Available data:
=====

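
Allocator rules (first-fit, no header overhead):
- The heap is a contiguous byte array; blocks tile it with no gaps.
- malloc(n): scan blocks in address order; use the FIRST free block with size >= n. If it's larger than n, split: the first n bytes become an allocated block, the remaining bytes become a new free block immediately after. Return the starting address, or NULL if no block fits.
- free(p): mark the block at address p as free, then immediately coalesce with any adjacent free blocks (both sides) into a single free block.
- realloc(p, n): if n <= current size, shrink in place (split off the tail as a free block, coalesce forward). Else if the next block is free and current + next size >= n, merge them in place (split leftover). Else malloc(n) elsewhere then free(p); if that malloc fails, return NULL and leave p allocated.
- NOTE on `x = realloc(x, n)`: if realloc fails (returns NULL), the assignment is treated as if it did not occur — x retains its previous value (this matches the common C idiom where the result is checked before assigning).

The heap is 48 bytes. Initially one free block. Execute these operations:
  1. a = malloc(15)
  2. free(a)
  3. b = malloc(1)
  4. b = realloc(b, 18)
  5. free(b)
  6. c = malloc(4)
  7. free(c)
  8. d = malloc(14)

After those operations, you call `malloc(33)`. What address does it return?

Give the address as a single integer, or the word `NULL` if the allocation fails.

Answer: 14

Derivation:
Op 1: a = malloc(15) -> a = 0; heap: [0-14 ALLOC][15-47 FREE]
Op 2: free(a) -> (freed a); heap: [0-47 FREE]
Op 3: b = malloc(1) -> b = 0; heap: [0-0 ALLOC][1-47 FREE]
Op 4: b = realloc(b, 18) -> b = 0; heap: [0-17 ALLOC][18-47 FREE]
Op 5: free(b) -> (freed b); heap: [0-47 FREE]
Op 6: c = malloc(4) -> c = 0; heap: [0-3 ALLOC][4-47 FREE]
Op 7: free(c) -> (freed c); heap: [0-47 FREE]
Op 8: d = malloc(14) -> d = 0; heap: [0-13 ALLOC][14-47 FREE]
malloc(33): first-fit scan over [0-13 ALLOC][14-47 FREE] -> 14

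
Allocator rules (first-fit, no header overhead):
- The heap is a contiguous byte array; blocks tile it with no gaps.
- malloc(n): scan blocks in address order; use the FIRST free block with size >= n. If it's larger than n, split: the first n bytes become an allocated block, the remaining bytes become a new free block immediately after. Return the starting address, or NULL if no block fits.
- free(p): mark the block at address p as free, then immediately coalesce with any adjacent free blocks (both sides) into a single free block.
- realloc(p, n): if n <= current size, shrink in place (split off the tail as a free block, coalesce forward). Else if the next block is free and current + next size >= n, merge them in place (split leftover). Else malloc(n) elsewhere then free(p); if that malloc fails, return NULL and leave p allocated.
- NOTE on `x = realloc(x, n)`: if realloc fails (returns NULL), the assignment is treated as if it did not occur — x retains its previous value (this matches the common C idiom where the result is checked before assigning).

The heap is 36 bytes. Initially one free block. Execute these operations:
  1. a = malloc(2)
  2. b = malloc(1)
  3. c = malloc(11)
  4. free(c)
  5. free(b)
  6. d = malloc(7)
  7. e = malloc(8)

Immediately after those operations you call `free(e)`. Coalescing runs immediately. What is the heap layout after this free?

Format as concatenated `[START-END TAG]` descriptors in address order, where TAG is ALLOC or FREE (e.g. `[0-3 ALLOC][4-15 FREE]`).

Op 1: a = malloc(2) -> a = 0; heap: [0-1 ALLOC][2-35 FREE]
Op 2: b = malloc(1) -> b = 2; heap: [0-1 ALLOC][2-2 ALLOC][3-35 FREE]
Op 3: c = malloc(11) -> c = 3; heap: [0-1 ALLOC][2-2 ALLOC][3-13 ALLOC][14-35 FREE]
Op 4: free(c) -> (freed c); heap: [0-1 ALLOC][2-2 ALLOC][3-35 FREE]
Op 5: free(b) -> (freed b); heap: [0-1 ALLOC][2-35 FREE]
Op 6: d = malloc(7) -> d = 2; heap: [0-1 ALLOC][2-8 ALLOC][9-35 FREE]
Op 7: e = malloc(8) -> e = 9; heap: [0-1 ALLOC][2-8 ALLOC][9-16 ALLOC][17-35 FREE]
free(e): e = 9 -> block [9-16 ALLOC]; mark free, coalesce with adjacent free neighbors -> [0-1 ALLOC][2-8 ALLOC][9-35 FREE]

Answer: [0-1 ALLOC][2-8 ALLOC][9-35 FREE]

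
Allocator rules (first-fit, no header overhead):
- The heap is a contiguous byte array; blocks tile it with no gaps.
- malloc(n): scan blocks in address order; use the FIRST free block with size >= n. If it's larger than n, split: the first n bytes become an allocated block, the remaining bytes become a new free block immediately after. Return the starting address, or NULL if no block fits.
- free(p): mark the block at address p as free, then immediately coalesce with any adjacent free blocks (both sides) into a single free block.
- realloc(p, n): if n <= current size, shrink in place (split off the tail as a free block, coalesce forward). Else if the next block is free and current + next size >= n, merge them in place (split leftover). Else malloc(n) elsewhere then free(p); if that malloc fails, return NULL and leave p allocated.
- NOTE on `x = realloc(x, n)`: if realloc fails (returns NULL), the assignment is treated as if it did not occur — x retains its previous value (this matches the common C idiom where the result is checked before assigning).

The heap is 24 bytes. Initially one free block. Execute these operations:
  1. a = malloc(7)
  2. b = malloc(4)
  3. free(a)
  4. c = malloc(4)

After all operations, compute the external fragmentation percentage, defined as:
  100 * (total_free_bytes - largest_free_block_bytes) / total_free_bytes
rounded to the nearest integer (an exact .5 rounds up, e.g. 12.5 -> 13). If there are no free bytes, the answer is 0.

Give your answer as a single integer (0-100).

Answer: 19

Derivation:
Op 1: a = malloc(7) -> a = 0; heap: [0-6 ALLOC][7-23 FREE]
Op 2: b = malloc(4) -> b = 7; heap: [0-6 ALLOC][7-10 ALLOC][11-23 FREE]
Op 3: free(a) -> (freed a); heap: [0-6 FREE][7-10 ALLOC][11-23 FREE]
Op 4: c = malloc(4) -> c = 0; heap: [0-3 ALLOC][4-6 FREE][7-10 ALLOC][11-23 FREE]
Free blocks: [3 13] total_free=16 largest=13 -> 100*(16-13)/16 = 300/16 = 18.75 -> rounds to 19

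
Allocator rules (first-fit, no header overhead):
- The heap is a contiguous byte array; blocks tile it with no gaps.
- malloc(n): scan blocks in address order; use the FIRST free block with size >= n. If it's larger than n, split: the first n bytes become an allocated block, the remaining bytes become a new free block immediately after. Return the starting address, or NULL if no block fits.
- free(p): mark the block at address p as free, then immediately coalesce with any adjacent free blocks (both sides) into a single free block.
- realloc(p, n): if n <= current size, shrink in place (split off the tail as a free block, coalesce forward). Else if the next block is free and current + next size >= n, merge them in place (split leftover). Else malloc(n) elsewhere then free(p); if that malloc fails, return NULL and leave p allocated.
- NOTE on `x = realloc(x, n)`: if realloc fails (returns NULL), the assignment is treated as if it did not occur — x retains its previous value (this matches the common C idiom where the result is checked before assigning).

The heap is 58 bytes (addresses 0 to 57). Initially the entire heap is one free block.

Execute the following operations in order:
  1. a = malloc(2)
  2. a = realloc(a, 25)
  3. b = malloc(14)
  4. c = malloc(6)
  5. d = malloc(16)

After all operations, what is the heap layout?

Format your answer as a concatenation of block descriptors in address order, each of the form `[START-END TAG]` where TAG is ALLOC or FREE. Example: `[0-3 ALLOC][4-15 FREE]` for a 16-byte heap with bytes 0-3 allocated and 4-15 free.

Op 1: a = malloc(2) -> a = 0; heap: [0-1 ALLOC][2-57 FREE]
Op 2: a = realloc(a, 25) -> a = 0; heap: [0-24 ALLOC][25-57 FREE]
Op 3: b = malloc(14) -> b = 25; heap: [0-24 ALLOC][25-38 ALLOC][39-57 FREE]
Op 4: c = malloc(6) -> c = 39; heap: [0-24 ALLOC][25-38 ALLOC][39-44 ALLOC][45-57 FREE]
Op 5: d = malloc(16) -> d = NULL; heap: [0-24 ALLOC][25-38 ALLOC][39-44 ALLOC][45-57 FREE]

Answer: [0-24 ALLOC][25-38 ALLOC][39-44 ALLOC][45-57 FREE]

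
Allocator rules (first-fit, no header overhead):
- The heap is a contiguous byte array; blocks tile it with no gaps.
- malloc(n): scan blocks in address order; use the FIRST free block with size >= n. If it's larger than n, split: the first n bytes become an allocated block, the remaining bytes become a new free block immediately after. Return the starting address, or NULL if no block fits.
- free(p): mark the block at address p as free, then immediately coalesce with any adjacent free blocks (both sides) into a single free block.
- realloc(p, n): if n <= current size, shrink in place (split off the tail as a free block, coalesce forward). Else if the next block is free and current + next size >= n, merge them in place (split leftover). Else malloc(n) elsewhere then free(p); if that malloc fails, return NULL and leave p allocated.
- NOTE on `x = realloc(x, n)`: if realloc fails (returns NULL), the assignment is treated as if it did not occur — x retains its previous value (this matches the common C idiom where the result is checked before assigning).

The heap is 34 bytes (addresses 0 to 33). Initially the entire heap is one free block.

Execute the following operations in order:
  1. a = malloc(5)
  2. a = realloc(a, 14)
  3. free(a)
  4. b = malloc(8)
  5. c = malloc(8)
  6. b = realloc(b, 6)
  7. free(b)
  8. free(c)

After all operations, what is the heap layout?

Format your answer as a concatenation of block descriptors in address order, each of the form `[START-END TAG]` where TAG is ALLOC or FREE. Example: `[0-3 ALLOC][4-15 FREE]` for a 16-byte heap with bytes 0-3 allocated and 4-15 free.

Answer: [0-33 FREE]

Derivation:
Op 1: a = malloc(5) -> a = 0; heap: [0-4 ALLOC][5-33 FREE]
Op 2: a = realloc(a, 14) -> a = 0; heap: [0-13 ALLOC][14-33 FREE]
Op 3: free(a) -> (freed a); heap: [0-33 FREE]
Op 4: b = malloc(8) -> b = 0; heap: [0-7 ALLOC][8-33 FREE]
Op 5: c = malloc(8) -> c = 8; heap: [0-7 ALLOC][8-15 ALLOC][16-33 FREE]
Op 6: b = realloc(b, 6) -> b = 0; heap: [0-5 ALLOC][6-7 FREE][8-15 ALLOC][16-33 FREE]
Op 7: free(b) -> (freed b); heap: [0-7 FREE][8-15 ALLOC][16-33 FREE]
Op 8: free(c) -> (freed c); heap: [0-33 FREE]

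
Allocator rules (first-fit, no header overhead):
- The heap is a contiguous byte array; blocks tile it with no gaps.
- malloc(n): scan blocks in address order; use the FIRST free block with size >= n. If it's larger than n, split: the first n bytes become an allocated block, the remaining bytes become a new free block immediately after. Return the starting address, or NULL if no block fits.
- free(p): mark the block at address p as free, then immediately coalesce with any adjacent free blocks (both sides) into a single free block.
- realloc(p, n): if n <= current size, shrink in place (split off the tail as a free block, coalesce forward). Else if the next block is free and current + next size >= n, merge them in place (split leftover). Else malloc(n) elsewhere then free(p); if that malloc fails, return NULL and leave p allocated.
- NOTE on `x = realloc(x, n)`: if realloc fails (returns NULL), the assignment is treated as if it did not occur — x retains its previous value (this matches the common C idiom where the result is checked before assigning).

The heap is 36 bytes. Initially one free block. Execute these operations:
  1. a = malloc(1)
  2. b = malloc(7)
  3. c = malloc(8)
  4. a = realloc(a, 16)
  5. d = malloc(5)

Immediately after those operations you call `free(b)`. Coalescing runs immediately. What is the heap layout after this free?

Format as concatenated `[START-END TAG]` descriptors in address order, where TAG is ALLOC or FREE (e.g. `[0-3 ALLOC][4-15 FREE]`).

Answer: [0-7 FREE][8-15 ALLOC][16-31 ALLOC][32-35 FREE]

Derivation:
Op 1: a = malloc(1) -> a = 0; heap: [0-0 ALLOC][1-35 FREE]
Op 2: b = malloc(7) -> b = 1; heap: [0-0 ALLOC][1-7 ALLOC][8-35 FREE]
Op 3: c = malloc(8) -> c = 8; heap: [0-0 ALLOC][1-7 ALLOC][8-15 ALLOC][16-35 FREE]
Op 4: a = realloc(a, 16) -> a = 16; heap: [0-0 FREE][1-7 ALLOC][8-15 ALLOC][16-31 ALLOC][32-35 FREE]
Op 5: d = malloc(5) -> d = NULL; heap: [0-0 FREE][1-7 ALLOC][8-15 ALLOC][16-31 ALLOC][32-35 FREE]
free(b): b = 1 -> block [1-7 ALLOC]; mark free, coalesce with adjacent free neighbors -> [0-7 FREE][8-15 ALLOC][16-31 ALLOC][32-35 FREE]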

=====

What you have to do: All lines above that contain the word "those" are to be copied.

Answer:
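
After those operations, you call `malloc(33)`. What address does it return?
Immediately after those operations you call `free(e)`. Coalescing runs immediately. What is the heap layout after this free?
Immediately after those operations you call `free(b)`. Coalescing runs immediately. What is the heap layout after this free?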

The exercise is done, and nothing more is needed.